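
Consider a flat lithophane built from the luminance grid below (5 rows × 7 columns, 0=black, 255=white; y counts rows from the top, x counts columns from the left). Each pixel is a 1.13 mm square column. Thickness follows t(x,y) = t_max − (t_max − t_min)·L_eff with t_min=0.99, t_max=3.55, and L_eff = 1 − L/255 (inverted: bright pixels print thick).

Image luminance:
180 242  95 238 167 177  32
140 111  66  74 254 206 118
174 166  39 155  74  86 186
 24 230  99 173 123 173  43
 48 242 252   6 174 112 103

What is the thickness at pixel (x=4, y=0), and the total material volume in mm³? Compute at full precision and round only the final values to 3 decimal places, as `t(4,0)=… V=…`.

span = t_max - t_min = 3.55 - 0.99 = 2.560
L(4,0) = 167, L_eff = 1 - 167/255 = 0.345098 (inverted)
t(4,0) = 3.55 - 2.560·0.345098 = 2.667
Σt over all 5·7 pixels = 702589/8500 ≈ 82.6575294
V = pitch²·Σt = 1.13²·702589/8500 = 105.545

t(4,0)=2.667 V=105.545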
● ● ● ● ● ● ●
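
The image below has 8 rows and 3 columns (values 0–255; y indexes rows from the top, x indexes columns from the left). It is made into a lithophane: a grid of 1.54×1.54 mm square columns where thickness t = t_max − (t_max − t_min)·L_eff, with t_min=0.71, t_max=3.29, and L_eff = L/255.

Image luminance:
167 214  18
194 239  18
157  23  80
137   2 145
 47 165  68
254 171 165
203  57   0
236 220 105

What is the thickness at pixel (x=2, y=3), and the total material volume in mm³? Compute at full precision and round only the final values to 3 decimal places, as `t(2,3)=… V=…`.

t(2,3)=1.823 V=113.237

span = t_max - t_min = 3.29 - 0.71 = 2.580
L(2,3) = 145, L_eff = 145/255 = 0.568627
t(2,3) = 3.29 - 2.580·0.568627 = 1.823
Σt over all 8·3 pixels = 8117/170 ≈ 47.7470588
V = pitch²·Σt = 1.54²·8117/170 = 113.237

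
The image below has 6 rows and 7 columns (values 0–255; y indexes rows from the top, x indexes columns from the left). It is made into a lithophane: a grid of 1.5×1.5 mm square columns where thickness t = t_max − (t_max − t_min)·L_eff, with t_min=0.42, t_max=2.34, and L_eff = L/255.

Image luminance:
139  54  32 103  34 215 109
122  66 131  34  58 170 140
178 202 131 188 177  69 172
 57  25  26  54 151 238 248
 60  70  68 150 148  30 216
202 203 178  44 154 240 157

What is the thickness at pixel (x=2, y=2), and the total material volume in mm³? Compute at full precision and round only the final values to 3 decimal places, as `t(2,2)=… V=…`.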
● ● ● ● ● ● ●
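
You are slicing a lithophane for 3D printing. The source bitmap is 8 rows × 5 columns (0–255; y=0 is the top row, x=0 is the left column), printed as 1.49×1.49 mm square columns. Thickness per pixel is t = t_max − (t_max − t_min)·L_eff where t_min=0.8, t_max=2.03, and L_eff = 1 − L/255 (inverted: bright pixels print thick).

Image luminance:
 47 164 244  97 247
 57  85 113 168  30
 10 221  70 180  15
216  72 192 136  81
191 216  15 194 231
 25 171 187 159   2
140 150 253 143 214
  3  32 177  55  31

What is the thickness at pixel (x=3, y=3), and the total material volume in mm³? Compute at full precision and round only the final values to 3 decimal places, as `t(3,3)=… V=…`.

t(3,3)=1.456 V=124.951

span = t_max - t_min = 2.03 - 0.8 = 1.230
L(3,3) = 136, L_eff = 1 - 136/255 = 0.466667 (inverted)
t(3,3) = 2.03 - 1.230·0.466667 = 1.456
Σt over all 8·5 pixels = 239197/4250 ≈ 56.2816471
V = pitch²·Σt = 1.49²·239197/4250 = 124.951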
● ● ● ● ● ● ●
Above are the records. Identify each line that contains the word "below".

**Answer to this problem**
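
Consider a flat lithophane built from the luminance grid below (5 rows × 7 columns, 0=black, 255=white; y counts rows from the top, x counts columns from the left). Each pixel is a 1.13 mm square column. Thickness follows t(x,y) = t_max − (t_max − t_min)·L_eff with t_min=0.99, t_max=3.55, and L_eff = 1 − L/255 (inverted: bright pixels print thick).
The image below has 8 rows and 3 columns (values 0–255; y indexes rows from the top, x indexes columns from the left). It is made into a lithophane: a grid of 1.54×1.54 mm square columns where thickness t = t_max − (t_max − t_min)·L_eff, with t_min=0.71, t_max=3.29, and L_eff = L/255.
The image below has 6 rows and 7 columns (values 0–255; y indexes rows from the top, x indexes columns from the left). It is made into a lithophane: a grid of 1.5×1.5 mm square columns where thickness t = t_max − (t_max − t_min)·L_eff, with t_min=0.42, t_max=2.34, and L_eff = L/255.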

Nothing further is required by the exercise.